DATA section start

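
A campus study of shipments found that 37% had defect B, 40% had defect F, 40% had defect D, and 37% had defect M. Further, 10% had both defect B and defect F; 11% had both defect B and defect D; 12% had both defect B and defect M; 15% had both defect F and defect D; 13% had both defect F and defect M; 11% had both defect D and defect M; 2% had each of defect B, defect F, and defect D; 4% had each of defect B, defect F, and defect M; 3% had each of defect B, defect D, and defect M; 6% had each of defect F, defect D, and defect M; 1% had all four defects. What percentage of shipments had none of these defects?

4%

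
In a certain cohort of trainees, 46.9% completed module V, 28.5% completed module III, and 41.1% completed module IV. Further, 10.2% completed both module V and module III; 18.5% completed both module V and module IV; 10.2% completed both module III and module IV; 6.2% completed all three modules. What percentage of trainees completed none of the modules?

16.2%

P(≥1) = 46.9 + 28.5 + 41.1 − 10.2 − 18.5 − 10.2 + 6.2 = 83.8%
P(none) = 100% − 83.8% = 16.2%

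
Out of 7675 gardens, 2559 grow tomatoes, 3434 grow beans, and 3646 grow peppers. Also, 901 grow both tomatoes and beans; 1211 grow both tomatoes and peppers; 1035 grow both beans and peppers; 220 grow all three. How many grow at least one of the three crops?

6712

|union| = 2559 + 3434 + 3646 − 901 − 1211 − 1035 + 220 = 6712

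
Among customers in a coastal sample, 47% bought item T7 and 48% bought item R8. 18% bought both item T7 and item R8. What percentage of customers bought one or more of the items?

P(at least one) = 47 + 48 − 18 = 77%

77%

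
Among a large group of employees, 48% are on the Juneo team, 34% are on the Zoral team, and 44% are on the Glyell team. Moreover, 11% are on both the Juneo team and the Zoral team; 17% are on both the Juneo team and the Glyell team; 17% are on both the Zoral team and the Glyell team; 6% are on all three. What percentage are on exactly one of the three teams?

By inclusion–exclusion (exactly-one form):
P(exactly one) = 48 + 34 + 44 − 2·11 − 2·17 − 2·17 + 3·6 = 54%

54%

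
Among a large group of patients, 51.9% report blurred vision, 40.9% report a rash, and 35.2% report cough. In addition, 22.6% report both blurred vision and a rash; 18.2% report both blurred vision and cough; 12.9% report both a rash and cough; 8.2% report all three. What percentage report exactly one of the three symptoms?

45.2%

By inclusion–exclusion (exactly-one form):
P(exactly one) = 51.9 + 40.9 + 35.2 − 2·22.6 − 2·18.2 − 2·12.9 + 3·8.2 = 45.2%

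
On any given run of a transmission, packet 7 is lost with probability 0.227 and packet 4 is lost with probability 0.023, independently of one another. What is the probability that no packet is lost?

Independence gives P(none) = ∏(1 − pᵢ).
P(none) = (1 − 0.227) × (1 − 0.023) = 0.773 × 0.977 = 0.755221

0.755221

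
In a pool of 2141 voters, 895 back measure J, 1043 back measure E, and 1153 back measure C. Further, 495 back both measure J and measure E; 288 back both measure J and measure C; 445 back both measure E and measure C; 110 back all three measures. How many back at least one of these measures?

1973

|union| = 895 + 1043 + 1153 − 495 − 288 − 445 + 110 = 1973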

DATA section end

__TASK OBJECTIVE__.
From the records above, please extract every line and repeat it exactly.

__ANSWER SECTION__.
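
A campus study of shipments found that 37% had defect B, 40% had defect F, 40% had defect D, and 37% had defect M. Further, 10% had both defect B and defect F; 11% had both defect B and defect D; 12% had both defect B and defect M; 15% had both defect F and defect D; 13% had both defect F and defect M; 11% had both defect D and defect M; 2% had each of defect B, defect F, and defect D; 4% had each of defect B, defect F, and defect M; 3% had each of defect B, defect D, and defect M; 6% had each of defect F, defect D, and defect M; 1% had all four defects. What percentage of shipments had none of these defects?

4%

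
In a certain cohort of trainees, 46.9% completed module V, 28.5% completed module III, and 41.1% completed module IV. Further, 10.2% completed both module V and module III; 18.5% completed both module V and module IV; 10.2% completed both module III and module IV; 6.2% completed all three modules. What percentage of trainees completed none of the modules?

16.2%

P(≥1) = 46.9 + 28.5 + 41.1 − 10.2 − 18.5 − 10.2 + 6.2 = 83.8%
P(none) = 100% − 83.8% = 16.2%

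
Out of 7675 gardens, 2559 grow tomatoes, 3434 grow beans, and 3646 grow peppers. Also, 901 grow both tomatoes and beans; 1211 grow both tomatoes and peppers; 1035 grow both beans and peppers; 220 grow all three. How many grow at least one of the three crops?

6712

|union| = 2559 + 3434 + 3646 − 901 − 1211 − 1035 + 220 = 6712

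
Among customers in a coastal sample, 47% bought item T7 and 48% bought item R8. 18% bought both item T7 and item R8. What percentage of customers bought one or more of the items?

P(at least one) = 47 + 48 − 18 = 77%

77%

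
Among a large group of employees, 48% are on the Juneo team, 34% are on the Zoral team, and 44% are on the Glyell team. Moreover, 11% are on both the Juneo team and the Zoral team; 17% are on both the Juneo team and the Glyell team; 17% are on both the Zoral team and the Glyell team; 6% are on all three. What percentage are on exactly one of the three teams?

By inclusion–exclusion (exactly-one form):
P(exactly one) = 48 + 34 + 44 − 2·11 − 2·17 − 2·17 + 3·6 = 54%

54%

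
Among a large group of patients, 51.9% report blurred vision, 40.9% report a rash, and 35.2% report cough. In addition, 22.6% report both blurred vision and a rash; 18.2% report both blurred vision and cough; 12.9% report both a rash and cough; 8.2% report all three. What percentage report exactly one of the three symptoms?

45.2%

By inclusion–exclusion (exactly-one form):
P(exactly one) = 51.9 + 40.9 + 35.2 − 2·22.6 − 2·18.2 − 2·12.9 + 3·8.2 = 45.2%

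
On any given run of a transmission, packet 7 is lost with probability 0.227 and packet 4 is lost with probability 0.023, independently of one another. What is the probability that no packet is lost?

Independence gives P(none) = ∏(1 − pᵢ).
P(none) = (1 − 0.227) × (1 − 0.023) = 0.773 × 0.977 = 0.755221

0.755221

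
In a pool of 2141 voters, 895 back measure J, 1043 back measure E, and 1153 back measure C. Further, 495 back both measure J and measure E; 288 back both measure J and measure C; 445 back both measure E and measure C; 110 back all three measures. How many back at least one of these measures?

1973

|union| = 895 + 1043 + 1153 − 495 − 288 − 445 + 110 = 1973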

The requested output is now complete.